Dataset content ->

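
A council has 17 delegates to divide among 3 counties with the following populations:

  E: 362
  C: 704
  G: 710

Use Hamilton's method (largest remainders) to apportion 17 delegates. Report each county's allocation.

E 3, C 7, G 7

The standard divisor is 1776/17 ≈ 104.471.
Standard quotas: E 3.465, C 6.739, G 6.796.
Lower quotas: E 3, C 6, G 6 (sum 15, leaving 2 seats).
Remainders in descending order: G 0.796, C 0.739, E 0.465.
The surplus seats go to G, C.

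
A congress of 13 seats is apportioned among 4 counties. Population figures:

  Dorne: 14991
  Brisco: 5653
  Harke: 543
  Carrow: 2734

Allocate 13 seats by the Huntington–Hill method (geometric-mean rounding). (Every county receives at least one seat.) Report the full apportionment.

Dorne: 8; Brisco: 3; Harke: 1; Carrow: 1

With divisor 1968: modified quotas Dorne 7.617, Brisco 2.872, Harke 0.276, Carrow 1.389.
Geometric-mean thresholds: Dorne √(7·8)=7.483, Brisco √(2·3)=2.449, Harke (min 1), Carrow √(1·2)=1.414.
Each quota rounded against its threshold gives Dorne 8, Brisco 3, Harke 1, Carrow 1 (total 13).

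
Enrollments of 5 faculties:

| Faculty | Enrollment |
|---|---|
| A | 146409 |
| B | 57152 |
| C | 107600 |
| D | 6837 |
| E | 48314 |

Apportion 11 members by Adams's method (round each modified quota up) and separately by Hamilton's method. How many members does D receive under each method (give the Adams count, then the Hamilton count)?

Adams: A 4, B 2, C 3, D 1, E 1.
Hamilton: A 4, B 2, C 3, D 0, E 2.
D gets 1 under Adams and 0 under Hamilton.

1 and 0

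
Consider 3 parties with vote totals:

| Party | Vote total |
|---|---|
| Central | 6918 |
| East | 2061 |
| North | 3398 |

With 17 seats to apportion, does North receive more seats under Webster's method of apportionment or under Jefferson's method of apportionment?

Webster: Central 9, East 3, North 5.
Jefferson: Central 10, East 3, North 4.
North gets 5 under Webster and 4 under Jefferson.

Webster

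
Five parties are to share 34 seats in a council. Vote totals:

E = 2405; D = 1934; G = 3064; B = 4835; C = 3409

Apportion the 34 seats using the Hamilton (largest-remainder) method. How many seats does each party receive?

E 5; D 4; G 7; B 11; C 7

Standard divisor: 15647 ÷ 34 ≈ 460.206.
Standard quotas: E 5.226, D 4.202, G 6.658, B 10.506, C 7.408.
Lower quotas: E 5, D 4, G 6, B 10, C 7 (sum 32, leaving 2 seats).
Remainders in descending order: G 0.658, B 0.506, C 0.408, E 0.226, D 0.202.
Largest remainders: G, B receive the extra seats.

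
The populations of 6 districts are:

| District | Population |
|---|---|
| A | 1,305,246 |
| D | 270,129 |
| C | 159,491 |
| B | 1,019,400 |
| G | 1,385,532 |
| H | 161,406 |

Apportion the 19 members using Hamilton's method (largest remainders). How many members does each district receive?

A=6, D=1, C=1, B=4, G=6, H=1

The standard divisor is 4301204/19 ≈ 226379.158.
Standard quotas: A 5.7658, D 1.1933, C 0.7045, B 4.5031, G 6.1204, H 0.7130.
Lower quotas: A 5, D 1, C 0, B 4, G 6, H 0 (sum 16, leaving 3 seats).
Remainders in descending order: A 0.7658, H 0.7130, C 0.7045, B 0.5031, D 0.1933, G 0.1204.
Largest remainders: A, H, C receive the extra seats.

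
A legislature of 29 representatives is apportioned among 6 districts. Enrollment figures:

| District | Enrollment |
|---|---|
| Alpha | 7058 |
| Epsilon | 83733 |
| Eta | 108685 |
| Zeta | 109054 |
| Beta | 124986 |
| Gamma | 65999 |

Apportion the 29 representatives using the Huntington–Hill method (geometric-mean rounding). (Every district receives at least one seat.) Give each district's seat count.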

Work instructions -> All lines from the one containing "Zeta | 109054 |" through the last line of the data must be set down exactly. No other lines belong in the answer.

Reply ->
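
| Zeta | 109054 |
| Beta | 124986 |
| Gamma | 65999 |

Apportion the 29 representatives using the Huntington–Hill method (geometric-mean rounding). (Every district receives at least one seat.) Give each district's seat count.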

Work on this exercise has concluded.